* [What to work on]: Line by line, reproduce the records exactly.

* [Data to use]:
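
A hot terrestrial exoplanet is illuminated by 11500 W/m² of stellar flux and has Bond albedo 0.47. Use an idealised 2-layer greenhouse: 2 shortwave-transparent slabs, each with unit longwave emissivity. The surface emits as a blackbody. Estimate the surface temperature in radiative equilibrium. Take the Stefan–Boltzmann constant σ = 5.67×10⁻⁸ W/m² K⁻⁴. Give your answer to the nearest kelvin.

533 K

The effective emission temperature is T_e = [S(1−α)/(4σ)]^¼ = 404.9 K.
Layer-by-layer balance gives σT_s⁴ = (N+1)σT_e⁴, so T_s = 3^¼·404.9 = 532.9 K.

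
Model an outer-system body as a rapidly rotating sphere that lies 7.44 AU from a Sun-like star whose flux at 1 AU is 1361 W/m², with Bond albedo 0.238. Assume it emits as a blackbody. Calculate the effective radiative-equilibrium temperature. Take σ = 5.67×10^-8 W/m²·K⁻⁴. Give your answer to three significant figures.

By the inverse-square law, S = 1361/7.44² = 24.59 W/m².
Averaging over the sphere, the absorbed flux is S(1−α)/4 = 4.684 W/m².
Balancing against σT⁴: T = (4.684/5.67×10⁻⁸)^(1/4) = 95.34 K.

95.3 K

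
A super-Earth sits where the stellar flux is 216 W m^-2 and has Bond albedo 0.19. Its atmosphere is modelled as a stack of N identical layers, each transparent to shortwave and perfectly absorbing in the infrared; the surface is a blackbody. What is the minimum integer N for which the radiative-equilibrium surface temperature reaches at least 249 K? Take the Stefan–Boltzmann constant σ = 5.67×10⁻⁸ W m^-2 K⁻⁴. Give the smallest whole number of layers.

Top-of-atmosphere balance: σT_e⁴ = S(1−α)/4 = 43.74 W m^-2 → T_e = 166.7 K.
T_s = (N+1)^(1/4)·T_e ≥ 249 K requires N+1 ≥ (T_s/T_e)⁴ = (249/166.7)⁴ = 4.983.
So N ≥ 3.983; the smallest integer is N = 4.

4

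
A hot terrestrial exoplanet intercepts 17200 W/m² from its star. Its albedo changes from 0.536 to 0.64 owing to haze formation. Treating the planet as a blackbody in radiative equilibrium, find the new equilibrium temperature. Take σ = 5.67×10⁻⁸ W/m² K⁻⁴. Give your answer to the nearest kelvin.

406 K

New equilibrium: T₂ = [(1−0.64)·17200/(4σ)]^(1/4) = 406.5 K.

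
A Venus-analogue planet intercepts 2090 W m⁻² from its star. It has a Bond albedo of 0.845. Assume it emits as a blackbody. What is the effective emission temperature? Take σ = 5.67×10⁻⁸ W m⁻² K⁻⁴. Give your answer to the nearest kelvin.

Absorbed flux (global mean): S(1−α)/4 = 2090·0.155/4 = 80.99 W m⁻².
Set σT⁴ = 80.99 → T = (80.99/σ)^(1/4) = 194.4 K.

194 K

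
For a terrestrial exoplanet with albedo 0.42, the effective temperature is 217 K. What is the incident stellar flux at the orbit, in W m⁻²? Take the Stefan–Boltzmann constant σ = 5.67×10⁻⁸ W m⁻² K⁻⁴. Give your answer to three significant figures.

867 W m⁻²

Invert the energy balance for S: S = 4σT⁴/(1−α).
The emitted flux is σT⁴ = 125.7 W m⁻².
S = 4·125.7/0.58 = 867.1 W m⁻².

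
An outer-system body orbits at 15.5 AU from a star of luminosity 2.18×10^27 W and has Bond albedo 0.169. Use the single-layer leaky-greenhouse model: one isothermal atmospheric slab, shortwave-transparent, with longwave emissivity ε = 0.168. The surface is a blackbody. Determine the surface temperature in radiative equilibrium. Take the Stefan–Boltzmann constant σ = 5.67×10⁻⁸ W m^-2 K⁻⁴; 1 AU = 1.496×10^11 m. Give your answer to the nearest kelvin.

Orbital distance: d = 15.5 AU = 2.319×10^12 m.
Spreading L over a sphere of radius d: S = 2.18×10^27/(4π·2.32×10^12²) = 32.26 W m^-2.
At the top of the atmosphere, σT_e⁴ = S(1−α)/4 = 6.703 W m^-2, giving T_e = 104.3 K.
Surface balance with a leaky layer gives σT_s⁴ = σT_e⁴·2/(2−ε), so T_s = T_e·[2/(2−0.168)]^(1/4) = 106.6 K.

107 kelvin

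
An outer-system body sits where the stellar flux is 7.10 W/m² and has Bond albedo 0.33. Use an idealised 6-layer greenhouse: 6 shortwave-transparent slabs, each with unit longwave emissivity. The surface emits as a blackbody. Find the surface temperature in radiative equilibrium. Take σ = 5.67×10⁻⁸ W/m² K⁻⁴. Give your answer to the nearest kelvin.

110 K

The effective emission temperature is T_e = [S(1−α)/(4σ)]^¼ = 67.67 K.
For an N-layer opaque stack, T_s⁴ = (N+1)T_e⁴, hence T_s = (7)^(1/4)×67.67 K = 110.1 K.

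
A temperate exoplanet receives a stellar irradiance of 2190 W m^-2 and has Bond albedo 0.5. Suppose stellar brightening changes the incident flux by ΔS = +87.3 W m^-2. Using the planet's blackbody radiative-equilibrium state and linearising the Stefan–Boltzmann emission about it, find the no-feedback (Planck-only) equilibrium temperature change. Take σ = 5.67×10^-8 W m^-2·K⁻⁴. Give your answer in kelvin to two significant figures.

The baseline emission temperature is T_e = 263.6 K.
TOA radiative forcing: ΔF = (1−α)ΔS/4 = 0.5·(+87.3)/4 = 10.91 W m^-2.
The Planck feedback parameter is 4σT_e³ = 4.154 W m^-2/K.
So ΔT₀ = 10.91/4.154 = 2.63 K.

2.6 kelvin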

* [Worked solution]:
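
A hot terrestrial exoplanet is illuminated by 11500 W/m² of stellar flux and has Bond albedo 0.47. Use an idealised 2-layer greenhouse: 2 shortwave-transparent slabs, each with unit longwave emissivity. The surface emits as a blackbody. Estimate the surface temperature in radiative equilibrium. Take the Stefan–Boltzmann constant σ = 5.67×10⁻⁸ W/m² K⁻⁴. Give your answer to the nearest kelvin.

533 K

The effective emission temperature is T_e = [S(1−α)/(4σ)]^¼ = 404.9 K.
Layer-by-layer balance gives σT_s⁴ = (N+1)σT_e⁴, so T_s = 3^¼·404.9 = 532.9 K.

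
Model an outer-system body as a rapidly rotating sphere that lies 7.44 AU from a Sun-like star whose flux at 1 AU is 1361 W/m², with Bond albedo 0.238. Assume it emits as a blackbody. Calculate the effective radiative-equilibrium temperature. Take σ = 5.67×10^-8 W/m²·K⁻⁴. Give your answer to three significant figures.

By the inverse-square law, S = 1361/7.44² = 24.59 W/m².
Averaging over the sphere, the absorbed flux is S(1−α)/4 = 4.684 W/m².
Balancing against σT⁴: T = (4.684/5.67×10⁻⁸)^(1/4) = 95.34 K.

95.3 K

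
A super-Earth sits where the stellar flux is 216 W m^-2 and has Bond albedo 0.19. Its atmosphere is modelled as a stack of N identical layers, each transparent to shortwave and perfectly absorbing in the infrared; the surface is a blackbody. What is the minimum integer N for which the radiative-equilibrium surface temperature reaches at least 249 K? Take the Stefan–Boltzmann constant σ = 5.67×10⁻⁸ W m^-2 K⁻⁴. Give the smallest whole number of layers.

Top-of-atmosphere balance: σT_e⁴ = S(1−α)/4 = 43.74 W m^-2 → T_e = 166.7 K.
T_s = (N+1)^(1/4)·T_e ≥ 249 K requires N+1 ≥ (T_s/T_e)⁴ = (249/166.7)⁴ = 4.983.
So N ≥ 3.983; the smallest integer is N = 4.

4

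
A hot terrestrial exoplanet intercepts 17200 W/m² from its star. Its albedo changes from 0.536 to 0.64 owing to haze formation. Treating the planet as a blackbody in radiative equilibrium, find the new equilibrium temperature. Take σ = 5.67×10⁻⁸ W/m² K⁻⁴. Give your answer to the nearest kelvin.

406 K

New equilibrium: T₂ = [(1−0.64)·17200/(4σ)]^(1/4) = 406.5 K.

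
A Venus-analogue planet intercepts 2090 W m⁻² from its star. It has a Bond albedo of 0.845. Assume it emits as a blackbody. What is the effective emission temperature? Take σ = 5.67×10⁻⁸ W m⁻² K⁻⁴. Give your answer to the nearest kelvin.

Absorbed flux (global mean): S(1−α)/4 = 2090·0.155/4 = 80.99 W m⁻².
Set σT⁴ = 80.99 → T = (80.99/σ)^(1/4) = 194.4 K.

194 K

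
For a terrestrial exoplanet with albedo 0.42, the effective temperature is 217 K. What is the incident stellar flux at the orbit, in W m⁻²? Take the Stefan–Boltzmann constant σ = 5.67×10⁻⁸ W m⁻² K⁻⁴. Give your answer to three significant figures.

867 W m⁻²

Invert the energy balance for S: S = 4σT⁴/(1−α).
The emitted flux is σT⁴ = 125.7 W m⁻².
S = 4·125.7/0.58 = 867.1 W m⁻².

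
An outer-system body orbits at 15.5 AU from a star of luminosity 2.18×10^27 W and has Bond albedo 0.169. Use the single-layer leaky-greenhouse model: one isothermal atmospheric slab, shortwave-transparent, with longwave emissivity ε = 0.168. The surface is a blackbody. Determine the surface temperature in radiative equilibrium. Take the Stefan–Boltzmann constant σ = 5.67×10⁻⁸ W m^-2 K⁻⁴; 1 AU = 1.496×10^11 m. Give your answer to the nearest kelvin.

Orbital distance: d = 15.5 AU = 2.319×10^12 m.
Spreading L over a sphere of radius d: S = 2.18×10^27/(4π·2.32×10^12²) = 32.26 W m^-2.
At the top of the atmosphere, σT_e⁴ = S(1−α)/4 = 6.703 W m^-2, giving T_e = 104.3 K.
Surface balance with a leaky layer gives σT_s⁴ = σT_e⁴·2/(2−ε), so T_s = T_e·[2/(2−0.168)]^(1/4) = 106.6 K.

107 kelvin

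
An outer-system body sits where the stellar flux is 7.10 W/m² and has Bond albedo 0.33. Use an idealised 6-layer greenhouse: 6 shortwave-transparent slabs, each with unit longwave emissivity. The surface emits as a blackbody. Find the surface temperature in radiative equilibrium. Take σ = 5.67×10⁻⁸ W/m² K⁻⁴. Give your answer to the nearest kelvin.

110 K

The effective emission temperature is T_e = [S(1−α)/(4σ)]^¼ = 67.67 K.
For an N-layer opaque stack, T_s⁴ = (N+1)T_e⁴, hence T_s = (7)^(1/4)×67.67 K = 110.1 K.

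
A temperate exoplanet receives a stellar irradiance of 2190 W m^-2 and has Bond albedo 0.5. Suppose stellar brightening changes the incident flux by ΔS = +87.3 W m^-2. Using the planet's blackbody radiative-equilibrium state and linearising the Stefan–Boltzmann emission about it, find the no-feedback (Planck-only) equilibrium temperature change. Take σ = 5.67×10^-8 W m^-2·K⁻⁴. Give your answer in kelvin to two significant figures.

The baseline emission temperature is T_e = 263.6 K.
TOA radiative forcing: ΔF = (1−α)ΔS/4 = 0.5·(+87.3)/4 = 10.91 W m^-2.
The Planck feedback parameter is 4σT_e³ = 4.154 W m^-2/K.
So ΔT₀ = 10.91/4.154 = 2.63 K.

2.6 kelvin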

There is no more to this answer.